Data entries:
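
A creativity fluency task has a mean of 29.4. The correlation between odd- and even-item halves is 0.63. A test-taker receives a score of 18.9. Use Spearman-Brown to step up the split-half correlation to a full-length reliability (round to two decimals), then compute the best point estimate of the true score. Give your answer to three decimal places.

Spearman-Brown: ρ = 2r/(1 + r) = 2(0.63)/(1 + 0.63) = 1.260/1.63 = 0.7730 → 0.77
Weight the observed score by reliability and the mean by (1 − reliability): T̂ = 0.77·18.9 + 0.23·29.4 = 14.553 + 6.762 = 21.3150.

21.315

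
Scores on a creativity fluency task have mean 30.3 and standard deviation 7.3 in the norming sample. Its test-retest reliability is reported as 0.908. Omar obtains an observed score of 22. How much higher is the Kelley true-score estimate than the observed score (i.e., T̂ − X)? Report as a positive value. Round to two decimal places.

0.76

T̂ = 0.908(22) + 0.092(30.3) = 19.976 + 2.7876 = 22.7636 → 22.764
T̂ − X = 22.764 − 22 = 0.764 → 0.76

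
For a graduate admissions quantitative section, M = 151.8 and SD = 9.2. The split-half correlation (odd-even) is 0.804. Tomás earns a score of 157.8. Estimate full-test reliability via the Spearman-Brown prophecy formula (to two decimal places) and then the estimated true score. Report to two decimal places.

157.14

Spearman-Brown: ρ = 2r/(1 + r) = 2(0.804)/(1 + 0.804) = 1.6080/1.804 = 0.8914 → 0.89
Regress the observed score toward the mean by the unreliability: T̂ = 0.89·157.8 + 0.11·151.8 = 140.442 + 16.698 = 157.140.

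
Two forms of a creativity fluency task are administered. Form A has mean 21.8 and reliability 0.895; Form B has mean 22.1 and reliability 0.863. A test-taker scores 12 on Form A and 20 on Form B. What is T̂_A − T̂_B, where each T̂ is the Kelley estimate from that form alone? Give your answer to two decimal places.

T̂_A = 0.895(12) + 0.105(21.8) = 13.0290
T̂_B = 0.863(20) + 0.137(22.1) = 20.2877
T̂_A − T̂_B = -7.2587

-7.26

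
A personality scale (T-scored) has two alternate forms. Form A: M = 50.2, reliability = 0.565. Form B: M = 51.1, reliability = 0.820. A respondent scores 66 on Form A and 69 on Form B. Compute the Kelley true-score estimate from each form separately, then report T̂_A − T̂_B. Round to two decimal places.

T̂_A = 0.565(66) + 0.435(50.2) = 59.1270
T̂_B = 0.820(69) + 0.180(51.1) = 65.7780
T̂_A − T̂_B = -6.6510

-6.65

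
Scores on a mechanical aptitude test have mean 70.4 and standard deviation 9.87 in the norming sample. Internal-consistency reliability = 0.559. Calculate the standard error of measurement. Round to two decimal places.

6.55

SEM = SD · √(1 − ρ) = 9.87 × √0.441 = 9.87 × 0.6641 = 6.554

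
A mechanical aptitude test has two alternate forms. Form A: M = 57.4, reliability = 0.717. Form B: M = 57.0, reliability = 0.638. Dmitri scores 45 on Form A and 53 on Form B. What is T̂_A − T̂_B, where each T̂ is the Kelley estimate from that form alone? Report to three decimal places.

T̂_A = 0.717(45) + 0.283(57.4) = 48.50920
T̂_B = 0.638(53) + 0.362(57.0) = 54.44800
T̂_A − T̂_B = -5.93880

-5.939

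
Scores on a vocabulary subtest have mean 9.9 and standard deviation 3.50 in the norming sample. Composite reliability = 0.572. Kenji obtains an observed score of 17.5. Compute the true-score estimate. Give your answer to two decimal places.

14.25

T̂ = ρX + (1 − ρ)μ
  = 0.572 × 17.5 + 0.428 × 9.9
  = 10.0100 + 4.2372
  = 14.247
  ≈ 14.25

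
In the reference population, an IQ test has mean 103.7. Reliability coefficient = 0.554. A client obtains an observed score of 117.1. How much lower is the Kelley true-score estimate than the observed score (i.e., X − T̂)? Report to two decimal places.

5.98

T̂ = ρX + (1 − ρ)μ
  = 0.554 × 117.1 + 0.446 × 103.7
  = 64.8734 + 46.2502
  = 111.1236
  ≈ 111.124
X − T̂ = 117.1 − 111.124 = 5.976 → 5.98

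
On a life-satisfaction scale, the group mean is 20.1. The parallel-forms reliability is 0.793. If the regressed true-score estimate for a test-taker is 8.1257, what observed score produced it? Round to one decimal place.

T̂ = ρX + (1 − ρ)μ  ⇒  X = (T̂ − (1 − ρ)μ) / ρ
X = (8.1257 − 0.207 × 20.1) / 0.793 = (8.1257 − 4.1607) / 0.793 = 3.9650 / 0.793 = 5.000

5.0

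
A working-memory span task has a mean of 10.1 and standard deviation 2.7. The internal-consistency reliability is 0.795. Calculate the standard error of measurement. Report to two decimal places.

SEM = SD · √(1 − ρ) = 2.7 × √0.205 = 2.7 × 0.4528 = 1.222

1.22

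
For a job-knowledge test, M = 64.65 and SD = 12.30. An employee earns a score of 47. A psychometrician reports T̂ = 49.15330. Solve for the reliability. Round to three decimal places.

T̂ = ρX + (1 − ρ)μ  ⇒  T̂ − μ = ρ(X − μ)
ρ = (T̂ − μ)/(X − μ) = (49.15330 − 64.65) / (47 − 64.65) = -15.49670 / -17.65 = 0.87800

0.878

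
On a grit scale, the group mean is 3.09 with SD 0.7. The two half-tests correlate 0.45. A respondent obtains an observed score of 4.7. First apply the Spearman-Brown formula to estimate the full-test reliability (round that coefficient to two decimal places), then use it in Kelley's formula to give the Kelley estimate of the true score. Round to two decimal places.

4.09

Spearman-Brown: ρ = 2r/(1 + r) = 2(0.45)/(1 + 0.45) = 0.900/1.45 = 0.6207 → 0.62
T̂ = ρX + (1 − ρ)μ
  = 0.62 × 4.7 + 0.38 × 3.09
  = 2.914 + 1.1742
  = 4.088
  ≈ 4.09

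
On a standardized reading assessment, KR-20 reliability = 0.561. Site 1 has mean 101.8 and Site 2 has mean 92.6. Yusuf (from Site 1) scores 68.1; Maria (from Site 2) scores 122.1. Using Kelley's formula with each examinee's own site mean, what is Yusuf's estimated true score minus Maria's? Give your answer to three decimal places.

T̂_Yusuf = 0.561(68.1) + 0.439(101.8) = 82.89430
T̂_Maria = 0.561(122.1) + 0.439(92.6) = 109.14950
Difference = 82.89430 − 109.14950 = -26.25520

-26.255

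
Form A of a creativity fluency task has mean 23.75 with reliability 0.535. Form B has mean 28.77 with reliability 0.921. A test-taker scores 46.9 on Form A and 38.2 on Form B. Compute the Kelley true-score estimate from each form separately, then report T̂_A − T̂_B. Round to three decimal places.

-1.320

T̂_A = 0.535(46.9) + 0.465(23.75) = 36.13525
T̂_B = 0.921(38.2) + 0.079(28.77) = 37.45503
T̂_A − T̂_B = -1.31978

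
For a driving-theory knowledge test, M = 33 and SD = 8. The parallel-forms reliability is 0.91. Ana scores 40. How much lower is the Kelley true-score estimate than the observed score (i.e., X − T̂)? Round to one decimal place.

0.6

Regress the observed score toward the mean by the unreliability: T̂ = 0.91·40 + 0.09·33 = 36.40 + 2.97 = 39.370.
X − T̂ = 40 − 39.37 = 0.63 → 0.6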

• **Task instructions**
Each record should be returned precisely as written.

• **Your solution**
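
A creativity fluency task has a mean of 29.4. The correlation between odd- and even-item halves is 0.63. A test-taker receives a score of 18.9. Use Spearman-Brown to step up the split-half correlation to a full-length reliability (round to two decimals), then compute the best point estimate of the true score. Give your answer to three decimal places.

Spearman-Brown: ρ = 2r/(1 + r) = 2(0.63)/(1 + 0.63) = 1.260/1.63 = 0.7730 → 0.77
Weight the observed score by reliability and the mean by (1 − reliability): T̂ = 0.77·18.9 + 0.23·29.4 = 14.553 + 6.762 = 21.3150.

21.315

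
Scores on a creativity fluency task have mean 30.3 and standard deviation 7.3 in the norming sample. Its test-retest reliability is reported as 0.908. Omar obtains an observed score of 22. How much higher is the Kelley true-score estimate than the observed score (i.e., T̂ − X)? Report as a positive value. Round to two decimal places.

0.76

T̂ = 0.908(22) + 0.092(30.3) = 19.976 + 2.7876 = 22.7636 → 22.764
T̂ − X = 22.764 − 22 = 0.764 → 0.76

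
For a graduate admissions quantitative section, M = 151.8 and SD = 9.2. The split-half correlation (odd-even) is 0.804. Tomás earns a score of 157.8. Estimate full-test reliability via the Spearman-Brown prophecy formula (to two decimal places) and then the estimated true score. Report to two decimal places.

157.14

Spearman-Brown: ρ = 2r/(1 + r) = 2(0.804)/(1 + 0.804) = 1.6080/1.804 = 0.8914 → 0.89
Regress the observed score toward the mean by the unreliability: T̂ = 0.89·157.8 + 0.11·151.8 = 140.442 + 16.698 = 157.140.

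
Two forms of a creativity fluency task are administered. Form A has mean 21.8 and reliability 0.895; Form B has mean 22.1 and reliability 0.863. A test-taker scores 12 on Form A and 20 on Form B. What is T̂_A − T̂_B, where each T̂ is the Kelley estimate from that form alone? Give your answer to two decimal places.

T̂_A = 0.895(12) + 0.105(21.8) = 13.0290
T̂_B = 0.863(20) + 0.137(22.1) = 20.2877
T̂_A − T̂_B = -7.2587

-7.26

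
A personality scale (T-scored) has two alternate forms. Form A: M = 50.2, reliability = 0.565. Form B: M = 51.1, reliability = 0.820. A respondent scores 66 on Form A and 69 on Form B. Compute the Kelley true-score estimate from each form separately, then report T̂_A − T̂_B. Round to two decimal places.

T̂_A = 0.565(66) + 0.435(50.2) = 59.1270
T̂_B = 0.820(69) + 0.180(51.1) = 65.7780
T̂_A − T̂_B = -6.6510

-6.65

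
Scores on a mechanical aptitude test have mean 70.4 and standard deviation 9.87 in the norming sample. Internal-consistency reliability = 0.559. Calculate the standard error of measurement. Round to two decimal places.

6.55

SEM = SD · √(1 − ρ) = 9.87 × √0.441 = 9.87 × 0.6641 = 6.554

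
A mechanical aptitude test has two alternate forms. Form A: M = 57.4, reliability = 0.717. Form B: M = 57.0, reliability = 0.638. Dmitri scores 45 on Form A and 53 on Form B. What is T̂_A − T̂_B, where each T̂ is the Kelley estimate from that form alone? Report to three decimal places.

T̂_A = 0.717(45) + 0.283(57.4) = 48.50920
T̂_B = 0.638(53) + 0.362(57.0) = 54.44800
T̂_A − T̂_B = -5.93880

-5.939

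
Scores on a vocabulary subtest have mean 9.9 and standard deviation 3.50 in the norming sample. Composite reliability = 0.572. Kenji obtains an observed score of 17.5. Compute the true-score estimate. Give your answer to two decimal places.

14.25

T̂ = ρX + (1 − ρ)μ
  = 0.572 × 17.5 + 0.428 × 9.9
  = 10.0100 + 4.2372
  = 14.247
  ≈ 14.25

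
In the reference population, an IQ test has mean 103.7. Reliability coefficient = 0.554. A client obtains an observed score of 117.1. How much lower is the Kelley true-score estimate than the observed score (i.e., X − T̂)? Report to two decimal places.

5.98

T̂ = ρX + (1 − ρ)μ
  = 0.554 × 117.1 + 0.446 × 103.7
  = 64.8734 + 46.2502
  = 111.1236
  ≈ 111.124
X − T̂ = 117.1 − 111.124 = 5.976 → 5.98

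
On a life-satisfaction scale, the group mean is 20.1. The parallel-forms reliability is 0.793. If the regressed true-score estimate for a test-taker is 8.1257, what observed score produced it? Round to one decimal place.

T̂ = ρX + (1 − ρ)μ  ⇒  X = (T̂ − (1 − ρ)μ) / ρ
X = (8.1257 − 0.207 × 20.1) / 0.793 = (8.1257 − 4.1607) / 0.793 = 3.9650 / 0.793 = 5.000

5.0

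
A working-memory span task has a mean of 10.1 and standard deviation 2.7. The internal-consistency reliability is 0.795. Calculate the standard error of measurement. Report to two decimal places.

SEM = SD · √(1 − ρ) = 2.7 × √0.205 = 2.7 × 0.4528 = 1.222

1.22

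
For a job-knowledge test, M = 64.65 and SD = 12.30. An employee earns a score of 47. A psychometrician reports T̂ = 49.15330. Solve for the reliability. Round to three decimal places.

T̂ = ρX + (1 − ρ)μ  ⇒  T̂ − μ = ρ(X − μ)
ρ = (T̂ − μ)/(X − μ) = (49.15330 − 64.65) / (47 − 64.65) = -15.49670 / -17.65 = 0.87800

0.878

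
On a grit scale, the group mean is 3.09 with SD 0.7. The two half-tests correlate 0.45. A respondent obtains an observed score of 4.7. First apply the Spearman-Brown formula to estimate the full-test reliability (round that coefficient to two decimal places), then use it in Kelley's formula to give the Kelley estimate of the true score. Round to two decimal places.

4.09

Spearman-Brown: ρ = 2r/(1 + r) = 2(0.45)/(1 + 0.45) = 0.900/1.45 = 0.6207 → 0.62
T̂ = ρX + (1 − ρ)μ
  = 0.62 × 4.7 + 0.38 × 3.09
  = 2.914 + 1.1742
  = 4.088
  ≈ 4.09

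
On a standardized reading assessment, KR-20 reliability = 0.561. Site 1 has mean 101.8 and Site 2 has mean 92.6. Yusuf (from Site 1) scores 68.1; Maria (from Site 2) scores 122.1. Using Kelley's formula with each examinee's own site mean, what is Yusuf's estimated true score minus Maria's? Give your answer to three decimal places.

T̂_Yusuf = 0.561(68.1) + 0.439(101.8) = 82.89430
T̂_Maria = 0.561(122.1) + 0.439(92.6) = 109.14950
Difference = 82.89430 − 109.14950 = -26.25520

-26.255

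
Form A of a creativity fluency task has mean 23.75 with reliability 0.535. Form B has mean 28.77 with reliability 0.921. A test-taker scores 46.9 on Form A and 38.2 on Form B. Compute the Kelley true-score estimate from each form separately, then report T̂_A − T̂_B. Round to three decimal places.

-1.320

T̂_A = 0.535(46.9) + 0.465(23.75) = 36.13525
T̂_B = 0.921(38.2) + 0.079(28.77) = 37.45503
T̂_A − T̂_B = -1.31978

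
For a driving-theory knowledge test, M = 33 and SD = 8. The parallel-forms reliability is 0.91. Ana scores 40. How much lower is the Kelley true-score estimate than the observed score (i.e., X − T̂)? Round to one decimal place.

0.6

Regress the observed score toward the mean by the unreliability: T̂ = 0.91·40 + 0.09·33 = 36.40 + 2.97 = 39.370.
X − T̂ = 40 − 39.37 = 0.63 → 0.6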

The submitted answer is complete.